Pick out and copy every line below that has the word "aname".
Excerpted data below:
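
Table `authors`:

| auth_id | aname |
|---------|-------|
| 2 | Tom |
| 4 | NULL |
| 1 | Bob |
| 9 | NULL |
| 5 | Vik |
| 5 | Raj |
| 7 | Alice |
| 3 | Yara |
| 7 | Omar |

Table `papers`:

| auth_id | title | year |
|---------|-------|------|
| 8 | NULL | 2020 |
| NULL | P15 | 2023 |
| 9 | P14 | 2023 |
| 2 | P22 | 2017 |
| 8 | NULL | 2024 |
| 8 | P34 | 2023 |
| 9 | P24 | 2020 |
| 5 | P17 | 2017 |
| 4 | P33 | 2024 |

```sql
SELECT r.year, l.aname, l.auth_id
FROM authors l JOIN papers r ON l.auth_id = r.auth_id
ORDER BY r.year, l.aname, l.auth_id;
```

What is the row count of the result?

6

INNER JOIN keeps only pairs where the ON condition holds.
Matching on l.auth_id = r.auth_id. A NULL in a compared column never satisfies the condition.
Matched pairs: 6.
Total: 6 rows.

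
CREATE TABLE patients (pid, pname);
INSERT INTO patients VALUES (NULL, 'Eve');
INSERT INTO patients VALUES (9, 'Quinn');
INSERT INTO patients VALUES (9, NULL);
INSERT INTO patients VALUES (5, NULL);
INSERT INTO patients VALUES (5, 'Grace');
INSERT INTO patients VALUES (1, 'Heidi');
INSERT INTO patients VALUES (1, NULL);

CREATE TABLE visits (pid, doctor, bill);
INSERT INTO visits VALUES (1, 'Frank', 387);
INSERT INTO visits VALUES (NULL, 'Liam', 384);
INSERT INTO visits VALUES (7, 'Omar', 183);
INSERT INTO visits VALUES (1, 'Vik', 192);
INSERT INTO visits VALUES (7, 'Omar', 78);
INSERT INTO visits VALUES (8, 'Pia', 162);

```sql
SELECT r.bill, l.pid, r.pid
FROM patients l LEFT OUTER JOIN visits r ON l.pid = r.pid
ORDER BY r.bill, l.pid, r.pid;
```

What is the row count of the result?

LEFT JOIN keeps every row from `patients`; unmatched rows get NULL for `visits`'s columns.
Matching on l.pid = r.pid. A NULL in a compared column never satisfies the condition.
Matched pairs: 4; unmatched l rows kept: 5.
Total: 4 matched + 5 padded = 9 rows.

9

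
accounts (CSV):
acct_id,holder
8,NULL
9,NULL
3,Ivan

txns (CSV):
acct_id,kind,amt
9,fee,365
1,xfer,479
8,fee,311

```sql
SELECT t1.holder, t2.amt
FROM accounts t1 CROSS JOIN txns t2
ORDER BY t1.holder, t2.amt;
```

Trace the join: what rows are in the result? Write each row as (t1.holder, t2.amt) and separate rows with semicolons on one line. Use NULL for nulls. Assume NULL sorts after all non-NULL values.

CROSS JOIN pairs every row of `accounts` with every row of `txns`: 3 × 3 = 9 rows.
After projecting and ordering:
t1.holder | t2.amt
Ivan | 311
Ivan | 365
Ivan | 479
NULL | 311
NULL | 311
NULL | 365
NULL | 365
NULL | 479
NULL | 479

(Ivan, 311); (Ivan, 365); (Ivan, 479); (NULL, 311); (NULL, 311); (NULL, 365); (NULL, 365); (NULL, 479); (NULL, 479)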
End of Excerpted data.
:: Task answer ::
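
| auth_id | aname |
SELECT r.year, l.aname, l.auth_id
ORDER BY r.year, l.aname, l.auth_id;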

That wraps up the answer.